--- EXERCISE DATA ---
Content starts

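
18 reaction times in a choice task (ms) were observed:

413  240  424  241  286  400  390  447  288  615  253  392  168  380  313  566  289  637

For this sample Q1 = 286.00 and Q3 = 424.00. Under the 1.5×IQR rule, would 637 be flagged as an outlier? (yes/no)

IQR = Q3 − Q1 = 424.00 − 286.00 = 138.00.
Lower fence = Q1 − 1.5·IQR = 286.00 − 207.00 = 79.00.
Upper fence = Q3 + 1.5·IQR = 424.00 + 207.00 = 631.00.
637 lies above the upper fence.

yes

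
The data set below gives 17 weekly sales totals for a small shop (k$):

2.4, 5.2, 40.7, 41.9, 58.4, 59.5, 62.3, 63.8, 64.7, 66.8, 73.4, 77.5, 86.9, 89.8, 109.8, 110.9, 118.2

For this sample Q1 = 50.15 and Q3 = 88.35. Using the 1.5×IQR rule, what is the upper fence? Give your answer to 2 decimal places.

IQR = Q3 − Q1 = 88.35 − 50.15 = 38.20.
Lower fence = Q1 − 1.5·IQR = 50.15 − 57.30 = -7.15.
Upper fence = Q3 + 1.5·IQR = 88.35 + 57.30 = 145.65.

145.65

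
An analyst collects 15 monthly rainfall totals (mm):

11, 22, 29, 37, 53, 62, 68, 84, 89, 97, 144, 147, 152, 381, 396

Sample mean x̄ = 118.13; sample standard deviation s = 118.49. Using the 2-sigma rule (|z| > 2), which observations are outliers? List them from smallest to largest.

381, 396

Cutoffs at x̄ ± 2s: 118.13 ± 2·118.49 = [-118.85, 355.11].
381: z = 2.22, |z| > 2 → outlier.
396: z = 2.35, |z| > 2 → outlier.
Every other value lies within [-118.85, 355.11].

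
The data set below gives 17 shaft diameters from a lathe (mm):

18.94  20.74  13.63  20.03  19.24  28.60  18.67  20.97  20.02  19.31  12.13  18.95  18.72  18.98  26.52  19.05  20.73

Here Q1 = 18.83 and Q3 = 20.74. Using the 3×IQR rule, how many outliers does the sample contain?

IQR = 1.91; fences at 18.83 − 5.73 = 13.10 and 20.74 + 5.73 = 26.47.
Outside the cutoffs: 12.13, 26.52, 28.60.

3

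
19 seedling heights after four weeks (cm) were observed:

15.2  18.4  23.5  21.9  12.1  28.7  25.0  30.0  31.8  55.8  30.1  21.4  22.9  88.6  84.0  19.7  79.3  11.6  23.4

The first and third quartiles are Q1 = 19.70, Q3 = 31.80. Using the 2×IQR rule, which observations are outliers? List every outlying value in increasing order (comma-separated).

IQR = Q3 − Q1 = 31.80 − 19.70 = 12.10.
Lower fence = Q1 − 2·IQR = 19.70 − 24.20 = -4.50.
Upper fence = Q3 + 2·IQR = 31.80 + 24.20 = 56.00.
79.3 > 56.00 → outlier.
84.0 > 56.00 → outlier.
88.6 > 56.00 → outlier.
All remaining values lie within [-4.50, 56.00].

79.3, 84.0, 88.6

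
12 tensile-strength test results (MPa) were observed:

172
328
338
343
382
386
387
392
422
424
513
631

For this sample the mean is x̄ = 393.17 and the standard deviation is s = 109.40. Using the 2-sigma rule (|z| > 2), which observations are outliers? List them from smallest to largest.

Cutoffs at x̄ ± 2s: 393.17 ± 2·109.40 = [174.37, 611.97].
172: z = -2.02, |z| > 2 → outlier.
631: z = 2.17, |z| > 2 → outlier.
Every other value lies within [174.37, 611.97].

172, 631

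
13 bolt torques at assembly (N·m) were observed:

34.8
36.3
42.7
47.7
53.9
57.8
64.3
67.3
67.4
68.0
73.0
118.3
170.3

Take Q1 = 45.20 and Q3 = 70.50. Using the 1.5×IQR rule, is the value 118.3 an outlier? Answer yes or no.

yes

IQR = Q3 − Q1 = 70.50 − 45.20 = 25.30.
Lower fence = Q1 − 1.5·IQR = 45.20 − 37.95 = 7.25.
Upper fence = Q3 + 1.5·IQR = 70.50 + 37.95 = 108.45.
118.3 lies above the upper fence.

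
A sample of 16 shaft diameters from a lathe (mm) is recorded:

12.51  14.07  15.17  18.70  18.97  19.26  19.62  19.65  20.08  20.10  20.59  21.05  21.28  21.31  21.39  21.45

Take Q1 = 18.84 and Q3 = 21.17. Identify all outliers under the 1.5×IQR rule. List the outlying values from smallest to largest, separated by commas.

12.51, 14.07, 15.17

IQR = Q3 − Q1 = 21.17 − 18.84 = 2.33.
Lower fence = Q1 − 1.5·IQR = 18.84 − 3.495 = 15.345.
Upper fence = Q3 + 1.5·IQR = 21.17 + 3.495 = 24.665.
12.51 < 15.345 → outlier.
14.07 < 15.345 → outlier.
15.17 < 15.345 → outlier.
All remaining values lie within [15.345, 24.665].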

Content ends

The answer must be a single number: how many lines in the listing above include the word "totals".

2